Records from a dataset

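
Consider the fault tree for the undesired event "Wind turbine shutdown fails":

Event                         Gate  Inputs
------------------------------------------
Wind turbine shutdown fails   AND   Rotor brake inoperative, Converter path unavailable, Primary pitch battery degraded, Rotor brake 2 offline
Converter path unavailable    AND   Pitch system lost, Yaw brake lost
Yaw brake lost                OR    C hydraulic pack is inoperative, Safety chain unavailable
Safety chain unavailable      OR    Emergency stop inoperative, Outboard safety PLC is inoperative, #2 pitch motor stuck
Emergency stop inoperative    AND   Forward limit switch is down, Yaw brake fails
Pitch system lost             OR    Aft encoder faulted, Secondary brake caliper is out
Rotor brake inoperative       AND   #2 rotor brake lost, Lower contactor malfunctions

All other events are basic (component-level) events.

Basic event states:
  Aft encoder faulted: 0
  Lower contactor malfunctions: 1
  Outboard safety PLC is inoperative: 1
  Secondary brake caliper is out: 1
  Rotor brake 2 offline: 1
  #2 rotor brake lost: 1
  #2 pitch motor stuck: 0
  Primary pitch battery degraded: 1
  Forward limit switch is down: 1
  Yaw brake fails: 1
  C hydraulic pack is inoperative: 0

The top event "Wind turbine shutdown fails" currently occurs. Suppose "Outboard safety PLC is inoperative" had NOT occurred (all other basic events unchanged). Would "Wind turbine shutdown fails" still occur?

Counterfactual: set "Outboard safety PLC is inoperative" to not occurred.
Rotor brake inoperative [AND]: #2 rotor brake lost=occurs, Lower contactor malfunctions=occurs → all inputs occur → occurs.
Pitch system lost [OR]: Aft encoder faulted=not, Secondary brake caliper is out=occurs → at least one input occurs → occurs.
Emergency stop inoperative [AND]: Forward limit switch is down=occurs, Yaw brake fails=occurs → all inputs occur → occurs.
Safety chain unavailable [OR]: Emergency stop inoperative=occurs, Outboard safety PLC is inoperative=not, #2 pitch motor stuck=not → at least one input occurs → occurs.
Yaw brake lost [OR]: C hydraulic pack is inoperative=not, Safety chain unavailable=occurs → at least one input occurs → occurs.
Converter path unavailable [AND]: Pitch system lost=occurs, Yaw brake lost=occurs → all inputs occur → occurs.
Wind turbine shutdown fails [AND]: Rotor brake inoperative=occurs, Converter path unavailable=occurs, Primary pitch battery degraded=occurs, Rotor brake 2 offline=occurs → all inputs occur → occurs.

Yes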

Exercise description: Copy the entries above exactly, so that each line matches the original.

Solution to this exercise:
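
Consider the fault tree for the undesired event "Wind turbine shutdown fails":

Event                         Gate  Inputs
------------------------------------------
Wind turbine shutdown fails   AND   Rotor brake inoperative, Converter path unavailable, Primary pitch battery degraded, Rotor brake 2 offline
Converter path unavailable    AND   Pitch system lost, Yaw brake lost
Yaw brake lost                OR    C hydraulic pack is inoperative, Safety chain unavailable
Safety chain unavailable      OR    Emergency stop inoperative, Outboard safety PLC is inoperative, #2 pitch motor stuck
Emergency stop inoperative    AND   Forward limit switch is down, Yaw brake fails
Pitch system lost             OR    Aft encoder faulted, Secondary brake caliper is out
Rotor brake inoperative       AND   #2 rotor brake lost, Lower contactor malfunctions

All other events are basic (component-level) events.

Basic event states:
  Aft encoder faulted: 0
  Lower contactor malfunctions: 1
  Outboard safety PLC is inoperative: 1
  Secondary brake caliper is out: 1
  Rotor brake 2 offline: 1
  #2 rotor brake lost: 1
  #2 pitch motor stuck: 0
  Primary pitch battery degraded: 1
  Forward limit switch is down: 1
  Yaw brake fails: 1
  C hydraulic pack is inoperative: 0

The top event "Wind turbine shutdown fails" currently occurs. Suppose "Outboard safety PLC is inoperative" had NOT occurred (all other basic events unchanged). Would "Wind turbine shutdown fails" still occur?

Counterfactual: set "Outboard safety PLC is inoperative" to not occurred.
Rotor brake inoperative [AND]: #2 rotor brake lost=occurs, Lower contactor malfunctions=occurs → all inputs occur → occurs.
Pitch system lost [OR]: Aft encoder faulted=not, Secondary brake caliper is out=occurs → at least one input occurs → occurs.
Emergency stop inoperative [AND]: Forward limit switch is down=occurs, Yaw brake fails=occurs → all inputs occur → occurs.
Safety chain unavailable [OR]: Emergency stop inoperative=occurs, Outboard safety PLC is inoperative=not, #2 pitch motor stuck=not → at least one input occurs → occurs.
Yaw brake lost [OR]: C hydraulic pack is inoperative=not, Safety chain unavailable=occurs → at least one input occurs → occurs.
Converter path unavailable [AND]: Pitch system lost=occurs, Yaw brake lost=occurs → all inputs occur → occurs.
Wind turbine shutdown fails [AND]: Rotor brake inoperative=occurs, Converter path unavailable=occurs, Primary pitch battery degraded=occurs, Rotor brake 2 offline=occurs → all inputs occur → occurs.

Yes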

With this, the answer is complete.